Extracted data entries:
+--

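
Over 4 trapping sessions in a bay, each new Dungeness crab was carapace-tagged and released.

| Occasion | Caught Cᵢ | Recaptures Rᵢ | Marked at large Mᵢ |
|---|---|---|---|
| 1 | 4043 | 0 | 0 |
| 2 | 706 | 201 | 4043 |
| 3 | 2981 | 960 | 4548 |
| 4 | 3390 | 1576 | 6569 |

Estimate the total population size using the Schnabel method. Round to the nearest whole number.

Σ MᵢCᵢ = 0·4043 + 4043·706 + 4548·2981 + 6569·3390 = 0 + 2854358 + 13557588 + 22268910 = 38680856
Σ Rᵢ = 0 + 201 + 960 + 1576 = 2737
N̂ = 38680856 / 2737 ≈ 14132.6 → 14133

N ≈ 14,133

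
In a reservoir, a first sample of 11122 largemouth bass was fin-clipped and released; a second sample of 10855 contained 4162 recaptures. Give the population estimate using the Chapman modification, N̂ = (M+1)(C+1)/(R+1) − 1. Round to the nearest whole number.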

+--

▶ [TRY IT] The lines to retype run from the start of the entries through the line containing "1576 | 6569 |"; reproduce them exactly and add nothing.

▶ [RESPONSE FOR THIS EXERCISE]
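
Over 4 trapping sessions in a bay, each new Dungeness crab was carapace-tagged and released.

| Occasion | Caught Cᵢ | Recaptures Rᵢ | Marked at large Mᵢ |
|---|---|---|---|
| 1 | 4043 | 0 | 0 |
| 2 | 706 | 201 | 4043 |
| 3 | 2981 | 960 | 4548 |
| 4 | 3390 | 1576 | 6569 |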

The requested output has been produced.